Input material START

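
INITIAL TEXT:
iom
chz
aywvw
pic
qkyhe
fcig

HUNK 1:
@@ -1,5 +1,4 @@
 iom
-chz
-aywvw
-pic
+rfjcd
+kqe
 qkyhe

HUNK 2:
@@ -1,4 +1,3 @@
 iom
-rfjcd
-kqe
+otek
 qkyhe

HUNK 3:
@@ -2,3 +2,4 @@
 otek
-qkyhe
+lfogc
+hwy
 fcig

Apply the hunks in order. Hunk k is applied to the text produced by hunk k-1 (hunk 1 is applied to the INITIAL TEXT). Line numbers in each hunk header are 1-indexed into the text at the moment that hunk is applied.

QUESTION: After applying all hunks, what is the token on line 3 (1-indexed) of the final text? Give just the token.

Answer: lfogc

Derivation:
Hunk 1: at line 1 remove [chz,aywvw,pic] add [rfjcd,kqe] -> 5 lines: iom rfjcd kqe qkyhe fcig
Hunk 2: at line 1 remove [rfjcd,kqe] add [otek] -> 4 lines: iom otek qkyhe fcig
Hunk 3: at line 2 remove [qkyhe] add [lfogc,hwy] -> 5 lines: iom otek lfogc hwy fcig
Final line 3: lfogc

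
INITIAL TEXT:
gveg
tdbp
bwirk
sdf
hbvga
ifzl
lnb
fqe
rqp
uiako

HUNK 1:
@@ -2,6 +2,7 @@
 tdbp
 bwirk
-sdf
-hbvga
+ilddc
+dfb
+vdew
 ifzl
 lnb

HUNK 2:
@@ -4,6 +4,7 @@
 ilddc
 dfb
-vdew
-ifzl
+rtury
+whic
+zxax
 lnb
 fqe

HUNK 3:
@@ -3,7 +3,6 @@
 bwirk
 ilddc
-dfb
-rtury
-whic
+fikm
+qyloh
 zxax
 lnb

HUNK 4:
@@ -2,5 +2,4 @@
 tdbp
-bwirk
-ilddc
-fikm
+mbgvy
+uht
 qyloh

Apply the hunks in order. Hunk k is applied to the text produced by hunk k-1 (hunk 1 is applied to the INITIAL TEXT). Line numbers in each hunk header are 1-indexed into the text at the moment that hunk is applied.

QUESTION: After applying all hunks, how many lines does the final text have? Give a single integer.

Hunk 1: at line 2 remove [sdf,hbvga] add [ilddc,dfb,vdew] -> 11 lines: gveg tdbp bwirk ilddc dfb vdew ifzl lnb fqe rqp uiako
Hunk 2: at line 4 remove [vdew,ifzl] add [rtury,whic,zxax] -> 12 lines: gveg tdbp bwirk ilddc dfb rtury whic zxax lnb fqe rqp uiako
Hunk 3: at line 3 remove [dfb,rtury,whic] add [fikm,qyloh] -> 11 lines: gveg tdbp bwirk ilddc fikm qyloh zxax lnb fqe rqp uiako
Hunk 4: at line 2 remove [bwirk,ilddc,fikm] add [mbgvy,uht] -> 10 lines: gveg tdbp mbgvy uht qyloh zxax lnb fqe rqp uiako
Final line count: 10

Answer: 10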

Input material END

Give the full listing above again, exactly as it was presented.

• [Answer to the problem]
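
INITIAL TEXT:
iom
chz
aywvw
pic
qkyhe
fcig

HUNK 1:
@@ -1,5 +1,4 @@
 iom
-chz
-aywvw
-pic
+rfjcd
+kqe
 qkyhe

HUNK 2:
@@ -1,4 +1,3 @@
 iom
-rfjcd
-kqe
+otek
 qkyhe

HUNK 3:
@@ -2,3 +2,4 @@
 otek
-qkyhe
+lfogc
+hwy
 fcig

Apply the hunks in order. Hunk k is applied to the text produced by hunk k-1 (hunk 1 is applied to the INITIAL TEXT). Line numbers in each hunk header are 1-indexed into the text at the moment that hunk is applied.

QUESTION: After applying all hunks, what is the token on line 3 (1-indexed) of the final text? Give just the token.

Answer: lfogc

Derivation:
Hunk 1: at line 1 remove [chz,aywvw,pic] add [rfjcd,kqe] -> 5 lines: iom rfjcd kqe qkyhe fcig
Hunk 2: at line 1 remove [rfjcd,kqe] add [otek] -> 4 lines: iom otek qkyhe fcig
Hunk 3: at line 2 remove [qkyhe] add [lfogc,hwy] -> 5 lines: iom otek lfogc hwy fcig
Final line 3: lfogc

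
INITIAL TEXT:
gveg
tdbp
bwirk
sdf
hbvga
ifzl
lnb
fqe
rqp
uiako

HUNK 1:
@@ -2,6 +2,7 @@
 tdbp
 bwirk
-sdf
-hbvga
+ilddc
+dfb
+vdew
 ifzl
 lnb

HUNK 2:
@@ -4,6 +4,7 @@
 ilddc
 dfb
-vdew
-ifzl
+rtury
+whic
+zxax
 lnb
 fqe

HUNK 3:
@@ -3,7 +3,6 @@
 bwirk
 ilddc
-dfb
-rtury
-whic
+fikm
+qyloh
 zxax
 lnb

HUNK 4:
@@ -2,5 +2,4 @@
 tdbp
-bwirk
-ilddc
-fikm
+mbgvy
+uht
 qyloh

Apply the hunks in order. Hunk k is applied to the text produced by hunk k-1 (hunk 1 is applied to the INITIAL TEXT). Line numbers in each hunk header are 1-indexed into the text at the moment that hunk is applied.

QUESTION: After applying all hunks, how many lines does the final text have? Give a single integer.

Hunk 1: at line 2 remove [sdf,hbvga] add [ilddc,dfb,vdew] -> 11 lines: gveg tdbp bwirk ilddc dfb vdew ifzl lnb fqe rqp uiako
Hunk 2: at line 4 remove [vdew,ifzl] add [rtury,whic,zxax] -> 12 lines: gveg tdbp bwirk ilddc dfb rtury whic zxax lnb fqe rqp uiako
Hunk 3: at line 3 remove [dfb,rtury,whic] add [fikm,qyloh] -> 11 lines: gveg tdbp bwirk ilddc fikm qyloh zxax lnb fqe rqp uiako
Hunk 4: at line 2 remove [bwirk,ilddc,fikm] add [mbgvy,uht] -> 10 lines: gveg tdbp mbgvy uht qyloh zxax lnb fqe rqp uiako
Final line count: 10

Answer: 10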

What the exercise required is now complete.